TASK TO CARRY OUT:
Give the records again in full, exactly as they are.
*** SUPPLIED ENTRIES ***
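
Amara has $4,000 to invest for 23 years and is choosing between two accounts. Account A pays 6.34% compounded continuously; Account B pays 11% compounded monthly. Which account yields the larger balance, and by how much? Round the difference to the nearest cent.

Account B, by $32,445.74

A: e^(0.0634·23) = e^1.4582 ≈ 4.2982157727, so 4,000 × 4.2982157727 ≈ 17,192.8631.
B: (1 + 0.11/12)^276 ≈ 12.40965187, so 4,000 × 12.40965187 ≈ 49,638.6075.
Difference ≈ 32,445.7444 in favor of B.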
***
ANSWER AREA:
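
Amara has $4,000 to invest for 23 years and is choosing between two accounts. Account A pays 6.34% compounded continuously; Account B pays 11% compounded monthly. Which account yields the larger balance, and by how much? Round the difference to the nearest cent.

Account B, by $32,445.74

A: e^(0.0634·23) = e^1.4582 ≈ 4.2982157727, so 4,000 × 4.2982157727 ≈ 17,192.8631.
B: (1 + 0.11/12)^276 ≈ 12.40965187, so 4,000 × 12.40965187 ≈ 49,638.6075.
Difference ≈ 32,445.7444 in favor of B.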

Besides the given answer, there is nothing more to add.